Starting with the line containing "Rule 1. Intervocalic" and going on through the line containing "Rule 2. Velar", return the lines of the data below exactly, and only those.

=== Records supplied ===

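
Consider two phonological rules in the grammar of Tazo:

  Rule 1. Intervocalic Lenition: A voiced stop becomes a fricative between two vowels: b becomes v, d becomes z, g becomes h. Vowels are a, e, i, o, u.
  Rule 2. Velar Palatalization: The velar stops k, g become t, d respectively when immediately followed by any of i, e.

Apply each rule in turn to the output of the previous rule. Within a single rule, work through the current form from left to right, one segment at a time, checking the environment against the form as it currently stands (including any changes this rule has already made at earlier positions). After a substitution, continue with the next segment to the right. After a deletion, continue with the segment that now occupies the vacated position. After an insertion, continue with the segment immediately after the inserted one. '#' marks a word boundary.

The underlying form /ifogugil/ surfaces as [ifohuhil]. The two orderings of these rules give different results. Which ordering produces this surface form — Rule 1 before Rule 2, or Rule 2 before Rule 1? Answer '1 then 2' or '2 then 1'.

1 then 2

Order 1 then 2:
  1 Intervocalic Lenition: [ifogugil] → [ifohuhil]
  2 Velar Palatalization: no change — [ifohuhil]
  result: [ifohuhil]
Order 2 then 1:
  2 Velar Palatalization: [ifogugil] → [ifogudil]
  1 Intervocalic Lenition: [ifogudil] → [ifohuzil]
  result: [ifohuzil]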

===

Answer to the problem
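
  Rule 1. Intervocalic Lenition: A voiced stop becomes a fricative between two vowels: b becomes v, d becomes z, g becomes h. Vowels are a, e, i, o, u.
  Rule 2. Velar Palatalization: The velar stops k, g become t, d respectively when immediately followed by any of i, e.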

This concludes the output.